HOW TO COMPLETE THIS TASK: Give back exactly the first lines of the entries below, through the line with "3.2, 3.3, 7.6, 8.4, 11.0, 13.8, 16.2, 18.0".

━━━

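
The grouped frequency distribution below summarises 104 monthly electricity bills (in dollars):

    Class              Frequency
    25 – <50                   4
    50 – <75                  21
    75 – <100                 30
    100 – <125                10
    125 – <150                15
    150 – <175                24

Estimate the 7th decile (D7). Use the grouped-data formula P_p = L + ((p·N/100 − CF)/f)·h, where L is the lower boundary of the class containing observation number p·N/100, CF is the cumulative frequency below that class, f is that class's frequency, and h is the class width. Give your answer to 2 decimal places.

N = 104; target position k = 70/100 · 104 = 72.8.
Cumulative frequencies: 4, 25, 55, 65, 80, 104.
Observation 72.8 falls in the class 125 – <150.
L = 125, CF = 65, f = 15, h = 25.
P70 = 125 + ((72.8 − 65)/15)·25 = 125 + 13 = 138.

138.00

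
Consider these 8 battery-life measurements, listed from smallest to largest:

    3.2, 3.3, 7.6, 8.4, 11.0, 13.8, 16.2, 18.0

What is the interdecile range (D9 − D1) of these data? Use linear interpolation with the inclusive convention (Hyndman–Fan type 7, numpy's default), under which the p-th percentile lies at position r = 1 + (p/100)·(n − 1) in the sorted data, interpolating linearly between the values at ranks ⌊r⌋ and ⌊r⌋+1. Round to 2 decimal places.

n = 8.
P10: r = 1.7; ranks 1–2 are 3.2, 3.3; interpolating gives 3.27.
P90: r = 7.3; ranks 7–8 are 16.2, 18.0; interpolating gives 16.74.
Difference: 16.74 − 3.27 = 13.47.

13.47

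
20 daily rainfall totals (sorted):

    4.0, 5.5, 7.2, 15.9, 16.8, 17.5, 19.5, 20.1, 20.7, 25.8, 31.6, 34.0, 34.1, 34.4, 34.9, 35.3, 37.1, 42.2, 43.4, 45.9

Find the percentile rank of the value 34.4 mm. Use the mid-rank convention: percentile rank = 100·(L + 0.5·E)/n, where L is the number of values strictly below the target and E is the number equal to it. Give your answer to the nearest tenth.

67.5

Count below 34.4: L = 13; count equal: E = 1; n = 20.
Percentile rank = 100·(13 + 0.5·1)/20 = 100·13.5/20 = 67.5.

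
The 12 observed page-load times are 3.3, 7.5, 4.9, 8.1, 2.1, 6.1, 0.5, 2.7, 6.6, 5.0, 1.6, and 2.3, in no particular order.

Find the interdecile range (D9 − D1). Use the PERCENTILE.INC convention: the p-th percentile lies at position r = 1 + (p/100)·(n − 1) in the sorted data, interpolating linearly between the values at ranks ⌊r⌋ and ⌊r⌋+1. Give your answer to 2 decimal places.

5.76

Sorted: 0.5, 1.6, 2.1, 2.3, 2.7, 3.3, 4.9, 5.0, 6.1, 6.6, 7.5, 8.1.
n = 12.
P10: r = 2.1; ranks 2–3 are 1.6, 2.1; interpolating gives 1.65.
P90: r = 10.9; ranks 10–11 are 6.6, 7.5; interpolating gives 7.41.
Difference: 7.41 − 1.65 = 5.76.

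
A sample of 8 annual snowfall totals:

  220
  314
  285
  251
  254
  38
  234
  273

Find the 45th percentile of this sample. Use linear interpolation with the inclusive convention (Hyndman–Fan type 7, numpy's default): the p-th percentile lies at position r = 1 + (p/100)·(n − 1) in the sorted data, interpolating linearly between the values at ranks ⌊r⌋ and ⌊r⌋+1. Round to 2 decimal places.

251.45

Sorted: 38, 220, 234, 251, 254, 273, 285, 314.
n = 8.
r = 1 + (45/100)·(8 − 1) = 1 + 3.15 = 4.15.
Rank 4 is 251 and rank 5 is 254.
Interpolate: 251 + 0.15·(254 − 251) = 251 + 0.15·3 = 251.45.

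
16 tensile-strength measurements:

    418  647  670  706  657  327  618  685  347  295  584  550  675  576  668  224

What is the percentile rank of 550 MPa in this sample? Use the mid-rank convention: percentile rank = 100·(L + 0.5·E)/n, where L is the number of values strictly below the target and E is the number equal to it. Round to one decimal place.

34.4

Sorted: 224, 295, 327, 347, 418, 550, 576, 584, 618, 647, 657, 668, 670, 675, 685, 706.
Count below 550: L = 5; count equal: E = 1; n = 16.
Percentile rank = 100·(5 + 0.5·1)/16 = 100·5.5/16 = 34.38.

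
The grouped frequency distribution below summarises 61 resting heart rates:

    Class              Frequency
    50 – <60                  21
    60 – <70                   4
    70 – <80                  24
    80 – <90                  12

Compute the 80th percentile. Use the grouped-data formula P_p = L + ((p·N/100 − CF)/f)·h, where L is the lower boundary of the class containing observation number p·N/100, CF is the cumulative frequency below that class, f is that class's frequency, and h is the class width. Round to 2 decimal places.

N = 61; target position k = 80/100 · 61 = 48.8.
Cumulative frequencies: 21, 25, 49, 61.
Observation 48.8 falls in the class 70 – <80.
L = 70, CF = 25, f = 24, h = 10.
P80 = 70 + ((48.8 − 25)/24)·10 = 70 + 9.91667 = 79.9167.

79.92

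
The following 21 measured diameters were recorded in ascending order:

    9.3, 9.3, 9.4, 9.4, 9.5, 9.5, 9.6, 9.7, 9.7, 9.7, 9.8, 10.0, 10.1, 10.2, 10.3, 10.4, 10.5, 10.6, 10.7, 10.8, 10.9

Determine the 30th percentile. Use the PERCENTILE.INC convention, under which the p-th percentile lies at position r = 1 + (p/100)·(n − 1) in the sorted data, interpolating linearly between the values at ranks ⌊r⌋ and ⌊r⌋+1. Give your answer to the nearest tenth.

n = 21.
r = 1 + (30/100)·(21 − 1) = 1 + 6 = 7.
r is an integer, so P30 is the value at rank 7: 9.6.

9.6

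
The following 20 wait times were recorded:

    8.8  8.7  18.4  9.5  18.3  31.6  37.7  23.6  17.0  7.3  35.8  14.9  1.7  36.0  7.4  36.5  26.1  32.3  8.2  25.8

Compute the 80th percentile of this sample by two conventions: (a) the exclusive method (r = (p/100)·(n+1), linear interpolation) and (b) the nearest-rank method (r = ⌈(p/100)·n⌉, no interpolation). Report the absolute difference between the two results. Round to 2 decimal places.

Sorted: 1.7, 7.3, 7.4, 8.2, 8.7, 8.8, 9.5, 14.9, 17.0, 18.3, 18.4, 23.6, 25.8, 26.1, 31.6, 32.3, 35.8, 36.0, 36.5, 37.7.
n = 20.
(a) r = 16.8; between ranks 16 (32.3) and 17 (35.8): 35.1.
(b) the nearest-rank method: rank 16 → 32.3.
|35.1 − 32.3| = 2.8.

2.80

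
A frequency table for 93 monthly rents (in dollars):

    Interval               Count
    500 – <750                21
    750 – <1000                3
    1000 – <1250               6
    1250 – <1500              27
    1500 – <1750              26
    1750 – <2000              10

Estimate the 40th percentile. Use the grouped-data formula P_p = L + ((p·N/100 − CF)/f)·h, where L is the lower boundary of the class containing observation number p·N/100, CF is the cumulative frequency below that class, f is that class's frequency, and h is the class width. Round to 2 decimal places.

1316.67

N = 93; target position k = 40/100 · 93 = 37.2.
Cumulative frequencies: 21, 24, 30, 57, 83, 93.
Observation 37.2 falls in the class 1250 – <1500.
L = 1250, CF = 30, f = 27, h = 250.
P40 = 1250 + ((37.2 − 30)/27)·250 = 1250 + 66.6667 = 1316.67.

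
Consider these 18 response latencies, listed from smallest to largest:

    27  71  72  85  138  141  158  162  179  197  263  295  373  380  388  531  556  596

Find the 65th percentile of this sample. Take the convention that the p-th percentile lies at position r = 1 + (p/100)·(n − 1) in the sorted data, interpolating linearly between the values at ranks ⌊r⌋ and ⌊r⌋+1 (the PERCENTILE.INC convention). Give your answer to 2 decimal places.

298.90

n = 18.
r = 1 + (65/100)·(18 − 1) = 1 + 11.05 = 12.05.
Rank 12 is 295 and rank 13 is 373.
Interpolate: 295 + 0.05·(373 − 295) = 295 + 0.05·78 = 298.9.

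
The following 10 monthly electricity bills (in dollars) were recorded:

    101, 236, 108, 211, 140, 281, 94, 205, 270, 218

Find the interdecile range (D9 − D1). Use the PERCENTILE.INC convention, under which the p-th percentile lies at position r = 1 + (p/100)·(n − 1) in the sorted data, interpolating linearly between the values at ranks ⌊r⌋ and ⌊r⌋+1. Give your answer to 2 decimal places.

Sorted: 94, 101, 108, 140, 205, 211, 218, 236, 270, 281.
n = 10.
P10: r = 1.9; ranks 1–2 are 94, 101; interpolating gives 100.3.
P90: r = 9.1; ranks 9–10 are 270, 281; interpolating gives 271.1.
Difference: 271.1 − 100.3 = 170.8.

170.80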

━━━

EXERCISE OUTPUT:
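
The grouped frequency distribution below summarises 104 monthly electricity bills (in dollars):

    Class              Frequency
    25 – <50                   4
    50 – <75                  21
    75 – <100                 30
    100 – <125                10
    125 – <150                15
    150 – <175                24

Estimate the 7th decile (D7). Use the grouped-data formula P_p = L + ((p·N/100 − CF)/f)·h, where L is the lower boundary of the class containing observation number p·N/100, CF is the cumulative frequency below that class, f is that class's frequency, and h is the class width. Give your answer to 2 decimal places.

N = 104; target position k = 70/100 · 104 = 72.8.
Cumulative frequencies: 4, 25, 55, 65, 80, 104.
Observation 72.8 falls in the class 125 – <150.
L = 125, CF = 65, f = 15, h = 25.
P70 = 125 + ((72.8 − 65)/15)·25 = 125 + 13 = 138.

138.00

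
Consider these 8 battery-life measurements, listed from smallest to largest:

    3.2, 3.3, 7.6, 8.4, 11.0, 13.8, 16.2, 18.0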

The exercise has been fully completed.